Dataset entries:
^^^^^^^^
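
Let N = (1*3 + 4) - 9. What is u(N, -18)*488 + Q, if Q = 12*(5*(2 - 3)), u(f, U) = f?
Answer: -1036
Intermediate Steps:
N = -2 (N = (3 + 4) - 9 = 7 - 9 = -2)
Q = -60 (Q = 12*(5*(-1)) = 12*(-5) = -60)
u(N, -18)*488 + Q = -2*488 - 60 = -976 - 60 = -1036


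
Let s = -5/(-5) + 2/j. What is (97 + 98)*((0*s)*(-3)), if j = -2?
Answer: 0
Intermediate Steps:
s = 0 (s = -5/(-5) + 2/(-2) = -5*(-⅕) + 2*(-½) = 1 - 1 = 0)
(97 + 98)*((0*s)*(-3)) = (97 + 98)*((0*0)*(-3)) = 195*(0*(-3)) = 195*0 = 0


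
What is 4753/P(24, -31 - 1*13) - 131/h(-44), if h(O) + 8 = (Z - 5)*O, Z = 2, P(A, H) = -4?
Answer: -73737/62 ≈ -1189.3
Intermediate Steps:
h(O) = -8 - 3*O (h(O) = -8 + (2 - 5)*O = -8 - 3*O)
4753/P(24, -31 - 1*13) - 131/h(-44) = 4753/(-4) - 131/(-8 - 3*(-44)) = 4753*(-¼) - 131/(-8 + 132) = -4753/4 - 131/124 = -73737/62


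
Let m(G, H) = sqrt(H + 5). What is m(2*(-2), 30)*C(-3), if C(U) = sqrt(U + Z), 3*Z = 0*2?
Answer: I*sqrt(105) ≈ 10.247*I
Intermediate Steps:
m(G, H) = sqrt(5 + H)
Z = 0 (Z = (0*2)/3 = (1/3)*0 = 0)
C(U) = sqrt(U) (C(U) = sqrt(U + 0) = sqrt(U))
m(2*(-2), 30)*C(-3) = sqrt(5 + 30)*sqrt(-3) = sqrt(35)*(I*sqrt(3)) = I*sqrt(105)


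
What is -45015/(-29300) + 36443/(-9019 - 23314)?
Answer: 77538019/189471380 ≈ 0.40923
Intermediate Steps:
-45015/(-29300) + 36443/(-9019 - 23314) = -45015*(-1/29300) + 36443/(-32333) = 9003/5860 + 36443*(-1/32333) = 9003/5860 - 36443/32333 = 77538019/189471380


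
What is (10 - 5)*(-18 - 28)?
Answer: -230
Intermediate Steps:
(10 - 5)*(-18 - 28) = 5*(-46) = -230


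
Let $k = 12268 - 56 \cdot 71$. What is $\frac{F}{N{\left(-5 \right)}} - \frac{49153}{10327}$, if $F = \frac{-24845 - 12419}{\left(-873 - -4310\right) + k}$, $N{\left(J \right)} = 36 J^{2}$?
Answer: $- \frac{129812202157}{27253211175} \approx -4.7632$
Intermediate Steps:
$k = 8292$ ($k = 12268 - 3976 = 8292$)
$F = - \frac{37264}{11729}$ ($F = \frac{-24845 - 12419}{\left(-873 - -4310\right) + 8292} = - \frac{37264}{\left(-873 + 4310\right) + 8292} = - \frac{37264}{3437 + 8292} = - \frac{37264}{11729} \approx -3.1771$)
$\frac{F}{N{\left(-5 \right)}} - \frac{49153}{10327} = - \frac{37264}{11729 \cdot 36 \left(-5\right)^{2}} - \frac{49153}{10327} = - \frac{37264}{11729 \cdot 36 \cdot 25} - \frac{49153}{10327} = - \frac{37264}{11729 \cdot 900} - \frac{49153}{10327} = \left(- \frac{37264}{11729}\right) \frac{1}{900} - \frac{49153}{10327} = - \frac{9316}{2639025} - \frac{49153}{10327} = - \frac{129812202157}{27253211175}$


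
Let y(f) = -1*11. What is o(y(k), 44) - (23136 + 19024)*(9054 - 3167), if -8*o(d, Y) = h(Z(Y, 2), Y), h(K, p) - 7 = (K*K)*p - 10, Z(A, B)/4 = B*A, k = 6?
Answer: -1991019133/8 ≈ -2.4888e+8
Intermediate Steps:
y(f) = -11
Z(A, B) = 4*A*B (Z(A, B) = 4*(B*A) = 4*(A*B) = 4*A*B)
h(K, p) = -3 + p*K**2 (h(K, p) = 7 + ((K*K)*p - 10) = 7 + (K**2*p - 10) = 7 + (p*K**2 - 10) = 7 + (-10 + p*K**2) = -3 + p*K**2)
o(d, Y) = 3/8 - 8*Y**3 (o(d, Y) = -(-3 + Y*(4*Y*2)**2)/8 = -(-3 + Y*(8*Y)**2)/8 = -(-3 + Y*(64*Y**2))/8 = -(-3 + 64*Y**3)/8 = 3/8 - 8*Y**3)
o(y(k), 44) - (23136 + 19024)*(9054 - 3167) = (3/8 - 8*44**3) - (23136 + 19024)*(9054 - 3167) = (3/8 - 8*85184) - 42160*5887 = (3/8 - 681472) - 1*248195920 = -5451773/8 - 248195920 = -1991019133/8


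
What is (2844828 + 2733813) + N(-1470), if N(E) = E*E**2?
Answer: -3170944359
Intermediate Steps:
N(E) = E**3
(2844828 + 2733813) + N(-1470) = (2844828 + 2733813) + (-1470)**3 = 5578641 - 3176523000 = -3170944359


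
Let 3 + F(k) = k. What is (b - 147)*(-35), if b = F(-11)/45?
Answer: 46403/9 ≈ 5155.9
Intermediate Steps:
F(k) = -3 + k
b = -14/45 (b = (-3 - 11)/45 = -14*1/45 = -14/45 ≈ -0.31111)
(b - 147)*(-35) = (-14/45 - 147)*(-35) = -6629/45*(-35) = 46403/9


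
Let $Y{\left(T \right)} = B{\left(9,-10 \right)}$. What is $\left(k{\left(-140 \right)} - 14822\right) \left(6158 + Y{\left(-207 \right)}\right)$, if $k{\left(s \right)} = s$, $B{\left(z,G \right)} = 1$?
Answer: $-92150958$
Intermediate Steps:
$Y{\left(T \right)} = 1$
$\left(k{\left(-140 \right)} - 14822\right) \left(6158 + Y{\left(-207 \right)}\right) = \left(-140 - 14822\right) \left(6158 + 1\right) = \left(-14962\right) 6159 = -92150958$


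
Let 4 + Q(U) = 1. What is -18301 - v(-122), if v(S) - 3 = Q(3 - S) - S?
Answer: -18423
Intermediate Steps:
Q(U) = -3 (Q(U) = -4 + 1 = -3)
v(S) = -S (v(S) = 3 + (-3 - S) = -S)
-18301 - v(-122) = -18301 - (-1)*(-122) = -18301 - 1*122 = -18301 - 122 = -18423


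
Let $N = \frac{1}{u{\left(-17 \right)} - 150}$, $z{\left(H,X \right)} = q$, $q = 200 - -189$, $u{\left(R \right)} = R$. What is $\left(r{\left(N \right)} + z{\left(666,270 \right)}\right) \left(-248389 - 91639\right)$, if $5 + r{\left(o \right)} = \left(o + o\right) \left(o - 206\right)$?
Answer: $- \frac{3664883669096}{27889} \approx -1.3141 \cdot 10^{8}$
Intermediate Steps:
$q = 389$ ($q = 200 + 189 = 389$)
$z{\left(H,X \right)} = 389$
$N = - \frac{1}{167}$ ($N = \frac{1}{-17 - 150} = \frac{1}{-167} = - \frac{1}{167} \approx -0.005988$)
$r{\left(o \right)} = -5 + 2 o \left(-206 + o\right)$ ($r{\left(o \right)} = -5 + \left(o + o\right) \left(o - 206\right) = -5 + 2 o \left(-206 + o\right)$)
$\left(r{\left(N \right)} + z{\left(666,270 \right)}\right) \left(-248389 - 91639\right) = \left(\left(-5 - - \frac{412}{167} + 2 \left(- \frac{1}{167}\right)^{2}\right) + 389\right) \left(-248389 - 91639\right) = \left(\left(-5 + \frac{412}{167} + 2 \cdot \frac{1}{27889}\right) + 389\right) \left(-340028\right) = \left(\left(-5 + \frac{412}{167} + \frac{2}{27889}\right) + 389\right) \left(-340028\right) = \left(- \frac{70639}{27889} + 389\right) \left(-340028\right) = \frac{10778182}{27889} \left(-340028\right) = - \frac{3664883669096}{27889}$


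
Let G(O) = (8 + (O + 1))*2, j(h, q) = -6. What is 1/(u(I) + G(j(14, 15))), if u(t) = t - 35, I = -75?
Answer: -1/104 ≈ -0.0096154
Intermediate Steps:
G(O) = 18 + 2*O (G(O) = (8 + (1 + O))*2 = (9 + O)*2 = 18 + 2*O)
u(t) = -35 + t
1/(u(I) + G(j(14, 15))) = 1/((-35 - 75) + (18 + 2*(-6))) = 1/(-110 + (18 - 12)) = 1/(-110 + 6) = 1/(-104) = -1/104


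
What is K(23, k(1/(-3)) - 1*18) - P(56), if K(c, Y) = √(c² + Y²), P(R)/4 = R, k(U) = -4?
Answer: -224 + √1013 ≈ -192.17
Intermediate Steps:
P(R) = 4*R
K(c, Y) = √(Y² + c²)
K(23, k(1/(-3)) - 1*18) - P(56) = √((-4 - 1*18)² + 23²) - 4*56 = √((-4 - 18)² + 529) - 1*224 = √((-22)² + 529) - 224 = √(484 + 529) - 224 = √1013 - 224 = -224 + √1013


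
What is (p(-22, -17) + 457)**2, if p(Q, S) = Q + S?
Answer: 174724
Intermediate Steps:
(p(-22, -17) + 457)**2 = ((-22 - 17) + 457)**2 = (-39 + 457)**2 = 418**2 = 174724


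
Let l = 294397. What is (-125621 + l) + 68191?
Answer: 236967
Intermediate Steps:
(-125621 + l) + 68191 = (-125621 + 294397) + 68191 = 168776 + 68191 = 236967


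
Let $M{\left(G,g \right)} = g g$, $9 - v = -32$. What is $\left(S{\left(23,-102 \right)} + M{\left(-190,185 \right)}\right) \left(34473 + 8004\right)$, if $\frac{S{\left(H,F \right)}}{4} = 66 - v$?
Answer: $1458023025$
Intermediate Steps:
$v = 41$ ($v = 9 - -32 = 9 + 32 = 41$)
$S{\left(H,F \right)} = 100$ ($S{\left(H,F \right)} = 4 \left(66 - 41\right) = 4 \cdot 25 = 100$)
$M{\left(G,g \right)} = g^{2}$
$\left(S{\left(23,-102 \right)} + M{\left(-190,185 \right)}\right) \left(34473 + 8004\right) = \left(100 + 185^{2}\right) \left(34473 + 8004\right) = \left(100 + 34225\right) 42477 = 34325 \cdot 42477 = 1458023025$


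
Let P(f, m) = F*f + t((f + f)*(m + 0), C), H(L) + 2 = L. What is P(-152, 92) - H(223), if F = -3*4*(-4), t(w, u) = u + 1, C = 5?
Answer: -7511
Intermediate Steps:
H(L) = -2 + L
t(w, u) = 1 + u
F = 48 (F = -12*(-4) = 48)
P(f, m) = 6 + 48*f (P(f, m) = 48*f + (1 + 5) = 48*f + 6 = 6 + 48*f)
P(-152, 92) - H(223) = (6 + 48*(-152)) - (-2 + 223) = (6 - 7296) - 1*221 = -7290 - 221 = -7511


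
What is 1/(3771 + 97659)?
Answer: 1/101430 ≈ 9.8590e-6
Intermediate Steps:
1/(3771 + 97659) = 1/101430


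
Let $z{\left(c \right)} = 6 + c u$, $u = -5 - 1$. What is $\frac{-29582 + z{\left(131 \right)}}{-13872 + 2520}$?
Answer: $\frac{15181}{5676} \approx 2.6746$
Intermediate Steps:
$u = -6$ ($u = -5 - 1 = -6$)
$z{\left(c \right)} = 6 - 6 c$ ($z{\left(c \right)} = 6 + c \left(-6\right) = 6 - 6 c$)
$\frac{-29582 + z{\left(131 \right)}}{-13872 + 2520} = \frac{-29582 + \left(6 - 786\right)}{-13872 + 2520} = \frac{-29582 + \left(6 - 786\right)}{-11352} = \left(-29582 - 780\right) \left(- \frac{1}{11352}\right) = \left(-30362\right) \left(- \frac{1}{11352}\right) = \frac{15181}{5676}$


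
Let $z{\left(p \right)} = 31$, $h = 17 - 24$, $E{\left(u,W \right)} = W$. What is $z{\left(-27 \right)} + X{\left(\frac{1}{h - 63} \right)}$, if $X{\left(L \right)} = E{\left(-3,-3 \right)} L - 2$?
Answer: $\frac{2033}{70} \approx 29.043$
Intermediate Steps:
$h = -7$
$X{\left(L \right)} = -2 - 3 L$ ($X{\left(L \right)} = - 3 L - 2 = -2 - 3 L$)
$z{\left(-27 \right)} + X{\left(\frac{1}{h - 63} \right)} = 31 - \left(2 + \frac{3}{-7 - 63}\right) = 31 - \left(2 + \frac{3}{-70}\right) = 31 - \frac{137}{70} = \frac{2033}{70}$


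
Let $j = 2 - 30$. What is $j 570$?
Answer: $-15960$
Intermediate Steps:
$j = -28$ ($j = 2 - 30 = -28$)
$j 570 = \left(-28\right) 570 = -15960$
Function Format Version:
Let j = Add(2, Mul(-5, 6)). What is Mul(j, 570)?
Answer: -15960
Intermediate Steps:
j = -28 (j = Add(2, -30) = -28)
Mul(j, 570) = Mul(-28, 570) = -15960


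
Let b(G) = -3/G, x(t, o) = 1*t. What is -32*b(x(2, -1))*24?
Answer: 1152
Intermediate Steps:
x(t, o) = t
-32*b(x(2, -1))*24 = -(-96)/2*24 = -32*(-3/2)*24 = 48*24 = 1152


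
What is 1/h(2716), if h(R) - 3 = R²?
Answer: 1/7376659 ≈ 1.3556e-7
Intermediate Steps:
h(R) = 3 + R²
1/h(2716) = 1/(3 + 2716²) = 1/(3 + 7376656) = 1/7376659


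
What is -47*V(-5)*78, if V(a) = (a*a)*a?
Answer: 458250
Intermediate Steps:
V(a) = a³ (V(a) = a²*a = a³)
-47*V(-5)*78 = -47*(-5)³*78 = -47*(-125)*78 = 5875*78 = 458250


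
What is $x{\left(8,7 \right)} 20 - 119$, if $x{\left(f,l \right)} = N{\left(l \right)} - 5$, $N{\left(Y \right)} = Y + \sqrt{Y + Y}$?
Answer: $-79 + 20 \sqrt{14} \approx -4.1669$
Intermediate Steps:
$N{\left(Y \right)} = Y + \sqrt{2} \sqrt{Y}$ ($N{\left(Y \right)} = Y + \sqrt{2 Y} = Y + \sqrt{2} \sqrt{Y}$)
$x{\left(f,l \right)} = -5 + l + \sqrt{2} \sqrt{l}$ ($x{\left(f,l \right)} = \left(l + \sqrt{2} \sqrt{l}\right) - 5 = -5 + l + \sqrt{2} \sqrt{l}$)
$x{\left(8,7 \right)} 20 - 119 = \left(-5 + 7 + \sqrt{2} \sqrt{7}\right) 20 - 119 = \left(-5 + 7 + \sqrt{14}\right) 20 - 119 = \left(2 + \sqrt{14}\right) 20 - 119 = \left(40 + 20 \sqrt{14}\right) - 119 = -79 + 20 \sqrt{14}$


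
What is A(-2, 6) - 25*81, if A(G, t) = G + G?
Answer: -2029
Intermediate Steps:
A(G, t) = 2*G
A(-2, 6) - 25*81 = 2*(-2) - 25*81 = -4 - 2025 = -2029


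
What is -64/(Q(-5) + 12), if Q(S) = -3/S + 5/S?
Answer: -160/29 ≈ -5.5172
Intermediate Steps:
Q(S) = 2/S
-64/(Q(-5) + 12) = -64/(2/(-5) + 12) = -64/(2*(-⅕) + 12) = -64/(-⅖ + 12) = -64/(58/5) = (5/58)*(-64) = -160/29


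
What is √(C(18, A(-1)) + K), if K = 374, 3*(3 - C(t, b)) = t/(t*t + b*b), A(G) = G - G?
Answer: √122142/18 ≈ 19.416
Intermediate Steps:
A(G) = 0
C(t, b) = 3 - t/(3*(b² + t²)) (C(t, b) = 3 - t/(3*(t*t + b*b)) = 3 - t/(3*(t² + b²)) = 3 - t/(3*(b² + t²)))
√(C(18, A(-1)) + K) = √((3*0² + 3*18² - ⅓*18)/(0² + 18²) + 374) = √((3*0 + 3*324 - 6)/(0 + 324) + 374) = √((0 + 972 - 6)/324 + 374) = √((1/324)*966 + 374) = √(161/54 + 374) = √(20357/54) = √122142/18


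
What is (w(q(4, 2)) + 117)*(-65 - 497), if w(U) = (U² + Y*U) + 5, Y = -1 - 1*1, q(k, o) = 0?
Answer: -68564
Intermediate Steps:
Y = -2 (Y = -1 - 1 = -2)
w(U) = 5 + U² - 2*U (w(U) = (U² - 2*U) + 5 = 5 + U² - 2*U)
(w(q(4, 2)) + 117)*(-65 - 497) = ((5 + 0² - 2*0) + 117)*(-65 - 497) = ((5 + 0 + 0) + 117)*(-562) = (5 + 117)*(-562) = 122*(-562) = -68564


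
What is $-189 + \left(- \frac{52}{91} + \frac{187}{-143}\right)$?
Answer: $- \frac{17370}{91} \approx -190.88$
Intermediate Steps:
$-189 + \left(- \frac{52}{91} + \frac{187}{-143}\right) = -189 + \left(\left(-52\right) \frac{1}{91} + 187 \left(- \frac{1}{143}\right)\right) = -189 - \frac{171}{91} = - \frac{17370}{91}$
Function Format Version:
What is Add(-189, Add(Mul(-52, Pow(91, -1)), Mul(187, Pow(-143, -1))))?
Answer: Rational(-17370, 91) ≈ -190.88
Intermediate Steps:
Add(-189, Add(Mul(-52, Pow(91, -1)), Mul(187, Pow(-143, -1)))) = Add(-189, Add(Mul(-52, Rational(1, 91)), Mul(187, Rational(-1, 143)))) = Add(-189, Add(Rational(-4, 7), Rational(-17, 13))) = Add(-189, Rational(-171, 91)) = Rational(-17370, 91)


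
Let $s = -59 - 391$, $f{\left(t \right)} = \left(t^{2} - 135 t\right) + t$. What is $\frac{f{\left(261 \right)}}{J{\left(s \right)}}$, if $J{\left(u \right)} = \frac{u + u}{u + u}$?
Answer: $33147$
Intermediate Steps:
$f{\left(t \right)} = t^{2} - 134 t$
$s = -450$
$J{\left(u \right)} = 1$ ($J{\left(u \right)} = \frac{2 u}{2 u} = 2 u \frac{1}{2 u} = 1$)
$\frac{f{\left(261 \right)}}{J{\left(s \right)}} = \frac{261 \left(-134 + 261\right)}{1} = 261 \cdot 127 \cdot 1 = 33147 \cdot 1 = 33147$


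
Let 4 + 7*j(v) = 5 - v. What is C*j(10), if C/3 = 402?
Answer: -10854/7 ≈ -1550.6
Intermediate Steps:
C = 1206 (C = 3*402 = 1206)
j(v) = ⅐ - v/7 (j(v) = -4/7 + (5 - v)/7 = -4/7 + (5/7 - v/7) = ⅐ - v/7)
C*j(10) = 1206*(⅐ - ⅐*10) = 1206*(⅐ - 10/7) = 1206*(-9/7) = -10854/7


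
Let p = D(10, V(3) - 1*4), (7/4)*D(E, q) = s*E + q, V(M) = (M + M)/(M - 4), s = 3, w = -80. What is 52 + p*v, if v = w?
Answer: -6036/7 ≈ -862.29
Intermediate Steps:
V(M) = 2*M/(-4 + M) (V(M) = (2*M)/(-4 + M) = 2*M/(-4 + M))
v = -80
D(E, q) = 4*q/7 + 12*E/7 (D(E, q) = 4*(3*E + q)/7 = 4*(q + 3*E)/7 = 4*q/7 + 12*E/7)
p = 80/7 (p = 4*(2*3/(-4 + 3) - 1*4)/7 + (12/7)*10 = 4*(2*3/(-1) - 4)/7 + 120/7 = 4*(2*3*(-1) - 4)/7 + 120/7 = 4*(-6 - 4)/7 + 120/7 = (4/7)*(-10) + 120/7 = -40/7 + 120/7 = 80/7 ≈ 11.429)
52 + p*v = 52 + (80/7)*(-80) = 52 - 6400/7 = -6036/7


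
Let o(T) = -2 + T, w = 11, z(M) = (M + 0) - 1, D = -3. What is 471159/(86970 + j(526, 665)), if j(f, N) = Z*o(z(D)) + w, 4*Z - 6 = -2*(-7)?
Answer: 471159/86951 ≈ 5.4187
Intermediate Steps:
z(M) = -1 + M (z(M) = M - 1 = -1 + M)
Z = 5 (Z = 3/2 + (-2*(-7))/4 = 3/2 + (1/4)*14 = 3/2 + 7/2 = 5)
j(f, N) = -19 (j(f, N) = 5*(-2 + (-1 - 3)) + 11 = 5*(-2 - 4) + 11 = 5*(-6) + 11 = -30 + 11 = -19)
471159/(86970 + j(526, 665)) = 471159/(86970 - 19) = 471159/86951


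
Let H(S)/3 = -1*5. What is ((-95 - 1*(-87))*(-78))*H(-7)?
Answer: -9360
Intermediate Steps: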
^^^^^^^^
Activity: What is needed is an exact copy of the lines above, from the one containing "-32$. What is" through the one containing "Answer: $1458023025$", with nothing added.

Answer to this task:
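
Let $M{\left(G,g \right)} = g g$, $9 - v = -32$. What is $\left(S{\left(23,-102 \right)} + M{\left(-190,185 \right)}\right) \left(34473 + 8004\right)$, if $\frac{S{\left(H,F \right)}}{4} = 66 - v$?
Answer: $1458023025$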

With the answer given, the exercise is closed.